╔══
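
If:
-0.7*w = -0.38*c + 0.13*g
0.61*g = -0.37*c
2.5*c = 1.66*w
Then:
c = 0.00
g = 0.00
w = 0.00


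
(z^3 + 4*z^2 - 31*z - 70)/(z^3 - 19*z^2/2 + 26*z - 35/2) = 2*(z^2 + 9*z + 14)/(2*z^2 - 9*z + 7)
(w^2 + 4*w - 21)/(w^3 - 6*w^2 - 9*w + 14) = (w^2 + 4*w - 21)/(w^3 - 6*w^2 - 9*w + 14)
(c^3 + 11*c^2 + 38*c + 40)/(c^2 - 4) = (c^2 + 9*c + 20)/(c - 2)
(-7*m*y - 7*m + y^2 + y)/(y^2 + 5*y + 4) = (-7*m + y)/(y + 4)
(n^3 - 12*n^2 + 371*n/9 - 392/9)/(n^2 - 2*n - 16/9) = (3*n^2 - 28*n + 49)/(3*n + 2)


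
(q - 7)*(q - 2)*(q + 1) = q^3 - 8*q^2 + 5*q + 14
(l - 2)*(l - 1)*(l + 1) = l^3 - 2*l^2 - l + 2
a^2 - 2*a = a*(a - 2)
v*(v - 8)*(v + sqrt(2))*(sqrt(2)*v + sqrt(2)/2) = sqrt(2)*v^4 - 15*sqrt(2)*v^3/2 + 2*v^3 - 15*v^2 - 4*sqrt(2)*v^2 - 8*v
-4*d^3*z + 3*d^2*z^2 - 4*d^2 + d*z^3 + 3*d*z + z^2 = (-d + z)*(4*d + z)*(d*z + 1)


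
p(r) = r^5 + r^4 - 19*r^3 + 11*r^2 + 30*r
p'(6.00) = 5454.00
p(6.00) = 5544.00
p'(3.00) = 96.00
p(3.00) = 0.00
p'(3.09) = 127.58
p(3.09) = 10.03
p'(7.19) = 12090.72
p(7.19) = 15609.82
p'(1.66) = -34.29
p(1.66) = 13.40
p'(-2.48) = -247.01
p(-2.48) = 227.08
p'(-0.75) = -18.67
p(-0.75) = -8.22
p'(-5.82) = 2919.38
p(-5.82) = -1586.57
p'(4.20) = 969.12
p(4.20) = 530.45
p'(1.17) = -6.51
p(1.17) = 23.79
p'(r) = 5*r^4 + 4*r^3 - 57*r^2 + 22*r + 30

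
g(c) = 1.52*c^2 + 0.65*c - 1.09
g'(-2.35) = -6.49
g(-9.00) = 116.18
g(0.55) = -0.27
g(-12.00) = 209.99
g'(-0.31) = -0.29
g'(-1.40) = -3.61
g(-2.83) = 9.24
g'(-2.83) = -7.95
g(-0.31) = -1.15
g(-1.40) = 0.98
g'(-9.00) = -26.71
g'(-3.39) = -9.66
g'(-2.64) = -7.38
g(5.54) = 49.16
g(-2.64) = 7.79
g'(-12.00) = -35.83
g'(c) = 3.04*c + 0.65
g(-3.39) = 14.17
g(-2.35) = 5.78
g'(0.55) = 2.32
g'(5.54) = 17.49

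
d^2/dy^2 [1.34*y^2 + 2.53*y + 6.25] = 2.68000000000000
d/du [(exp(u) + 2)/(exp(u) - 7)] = -9*exp(u)/(exp(u) - 7)^2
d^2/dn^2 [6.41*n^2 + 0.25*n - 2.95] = 12.8200000000000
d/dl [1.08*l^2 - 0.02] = 2.16*l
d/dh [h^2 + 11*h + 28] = 2*h + 11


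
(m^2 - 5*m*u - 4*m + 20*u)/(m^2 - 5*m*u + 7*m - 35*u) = (m - 4)/(m + 7)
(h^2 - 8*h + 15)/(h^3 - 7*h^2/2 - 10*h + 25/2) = 2*(h - 3)/(2*h^2 + 3*h - 5)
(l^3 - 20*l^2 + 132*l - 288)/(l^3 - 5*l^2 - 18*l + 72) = (l^2 - 14*l + 48)/(l^2 + l - 12)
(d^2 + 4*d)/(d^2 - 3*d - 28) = d/(d - 7)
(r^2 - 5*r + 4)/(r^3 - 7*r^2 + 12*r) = (r - 1)/(r*(r - 3))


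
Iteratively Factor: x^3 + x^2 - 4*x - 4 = (x - 2)*(x^2 + 3*x + 2) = (x - 2)*(x + 1)*(x + 2)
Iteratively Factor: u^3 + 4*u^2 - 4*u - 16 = (u - 2)*(u^2 + 6*u + 8) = (u - 2)*(u + 4)*(u + 2)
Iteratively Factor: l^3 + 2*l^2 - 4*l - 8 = (l + 2)*(l^2 - 4) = (l - 2)*(l + 2)*(l + 2)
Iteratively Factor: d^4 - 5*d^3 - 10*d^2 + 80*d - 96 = (d + 4)*(d^3 - 9*d^2 + 26*d - 24) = (d - 2)*(d + 4)*(d^2 - 7*d + 12) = (d - 4)*(d - 2)*(d + 4)*(d - 3)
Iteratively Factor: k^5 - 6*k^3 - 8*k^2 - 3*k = (k + 1)*(k^4 - k^3 - 5*k^2 - 3*k) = k*(k + 1)*(k^3 - k^2 - 5*k - 3) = k*(k + 1)^2*(k^2 - 2*k - 3) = k*(k + 1)^3*(k - 3)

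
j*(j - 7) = j^2 - 7*j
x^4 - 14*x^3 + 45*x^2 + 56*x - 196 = (x - 7)^2*(x - 2)*(x + 2)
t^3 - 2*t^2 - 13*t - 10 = (t - 5)*(t + 1)*(t + 2)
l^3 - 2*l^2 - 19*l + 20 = (l - 5)*(l - 1)*(l + 4)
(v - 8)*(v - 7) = v^2 - 15*v + 56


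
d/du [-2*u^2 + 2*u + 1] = 2 - 4*u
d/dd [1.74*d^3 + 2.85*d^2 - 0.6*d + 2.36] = 5.22*d^2 + 5.7*d - 0.6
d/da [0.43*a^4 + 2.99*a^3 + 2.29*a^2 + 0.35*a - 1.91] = 1.72*a^3 + 8.97*a^2 + 4.58*a + 0.35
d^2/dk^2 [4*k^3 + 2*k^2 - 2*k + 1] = 24*k + 4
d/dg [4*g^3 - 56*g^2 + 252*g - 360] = 12*g^2 - 112*g + 252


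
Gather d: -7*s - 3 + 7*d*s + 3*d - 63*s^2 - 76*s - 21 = d*(7*s + 3) - 63*s^2 - 83*s - 24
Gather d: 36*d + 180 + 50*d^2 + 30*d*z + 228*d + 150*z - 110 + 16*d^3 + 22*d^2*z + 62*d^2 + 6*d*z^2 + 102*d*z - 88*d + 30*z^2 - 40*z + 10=16*d^3 + d^2*(22*z + 112) + d*(6*z^2 + 132*z + 176) + 30*z^2 + 110*z + 80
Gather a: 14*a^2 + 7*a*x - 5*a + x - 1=14*a^2 + a*(7*x - 5) + x - 1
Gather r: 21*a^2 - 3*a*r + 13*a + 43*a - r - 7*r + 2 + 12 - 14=21*a^2 + 56*a + r*(-3*a - 8)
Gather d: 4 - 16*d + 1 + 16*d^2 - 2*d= 16*d^2 - 18*d + 5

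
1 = 1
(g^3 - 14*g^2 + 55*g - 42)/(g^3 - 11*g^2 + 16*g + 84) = (g - 1)/(g + 2)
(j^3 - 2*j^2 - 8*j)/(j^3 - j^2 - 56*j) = (-j^2 + 2*j + 8)/(-j^2 + j + 56)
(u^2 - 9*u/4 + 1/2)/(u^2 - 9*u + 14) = (u - 1/4)/(u - 7)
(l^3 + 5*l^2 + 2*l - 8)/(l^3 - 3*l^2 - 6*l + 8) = (l + 4)/(l - 4)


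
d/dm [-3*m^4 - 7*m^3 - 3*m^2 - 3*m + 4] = -12*m^3 - 21*m^2 - 6*m - 3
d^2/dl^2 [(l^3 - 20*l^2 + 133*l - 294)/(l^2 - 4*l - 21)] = 180/(l^3 + 9*l^2 + 27*l + 27)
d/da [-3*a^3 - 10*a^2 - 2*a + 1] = -9*a^2 - 20*a - 2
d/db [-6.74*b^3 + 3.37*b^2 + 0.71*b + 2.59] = -20.22*b^2 + 6.74*b + 0.71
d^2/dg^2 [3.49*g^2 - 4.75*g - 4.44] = 6.98000000000000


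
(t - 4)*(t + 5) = t^2 + t - 20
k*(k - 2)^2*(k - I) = k^4 - 4*k^3 - I*k^3 + 4*k^2 + 4*I*k^2 - 4*I*k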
╚══
◆ What to produce ◆
Scan the records above for the lines holding "p'(1.66) = -34.29" and "Iteratively Factor: l^3". Transcribe those two and every line between them word for word, and no others.

◆ Solution for this task ◆
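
p'(1.66) = -34.29
p(1.66) = 13.40
p'(-2.48) = -247.01
p(-2.48) = 227.08
p'(-0.75) = -18.67
p(-0.75) = -8.22
p'(-5.82) = 2919.38
p(-5.82) = -1586.57
p'(4.20) = 969.12
p(4.20) = 530.45
p'(1.17) = -6.51
p(1.17) = 23.79
p'(r) = 5*r^4 + 4*r^3 - 57*r^2 + 22*r + 30

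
g(c) = 1.52*c^2 + 0.65*c - 1.09
g'(-2.35) = -6.49
g(-9.00) = 116.18
g(0.55) = -0.27
g(-12.00) = 209.99
g'(-0.31) = -0.29
g'(-1.40) = -3.61
g(-2.83) = 9.24
g'(-2.83) = -7.95
g(-0.31) = -1.15
g(-1.40) = 0.98
g'(-9.00) = -26.71
g'(-3.39) = -9.66
g'(-2.64) = -7.38
g(5.54) = 49.16
g(-2.64) = 7.79
g'(-12.00) = -35.83
g'(c) = 3.04*c + 0.65
g(-3.39) = 14.17
g(-2.35) = 5.78
g'(0.55) = 2.32
g'(5.54) = 17.49

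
d^2/dy^2 [1.34*y^2 + 2.53*y + 6.25] = 2.68000000000000
d/du [(exp(u) + 2)/(exp(u) - 7)] = -9*exp(u)/(exp(u) - 7)^2
d^2/dn^2 [6.41*n^2 + 0.25*n - 2.95] = 12.8200000000000
d/dl [1.08*l^2 - 0.02] = 2.16*l
d/dh [h^2 + 11*h + 28] = 2*h + 11


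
(m^2 - 5*m*u - 4*m + 20*u)/(m^2 - 5*m*u + 7*m - 35*u) = (m - 4)/(m + 7)
(h^2 - 8*h + 15)/(h^3 - 7*h^2/2 - 10*h + 25/2) = 2*(h - 3)/(2*h^2 + 3*h - 5)
(l^3 - 20*l^2 + 132*l - 288)/(l^3 - 5*l^2 - 18*l + 72) = (l^2 - 14*l + 48)/(l^2 + l - 12)
(d^2 + 4*d)/(d^2 - 3*d - 28) = d/(d - 7)
(r^2 - 5*r + 4)/(r^3 - 7*r^2 + 12*r) = (r - 1)/(r*(r - 3))


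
Iteratively Factor: x^3 + x^2 - 4*x - 4 = (x - 2)*(x^2 + 3*x + 2) = (x - 2)*(x + 1)*(x + 2)
Iteratively Factor: u^3 + 4*u^2 - 4*u - 16 = (u - 2)*(u^2 + 6*u + 8) = (u - 2)*(u + 4)*(u + 2)
Iteratively Factor: l^3 + 2*l^2 - 4*l - 8 = (l + 2)*(l^2 - 4) = (l - 2)*(l + 2)*(l + 2)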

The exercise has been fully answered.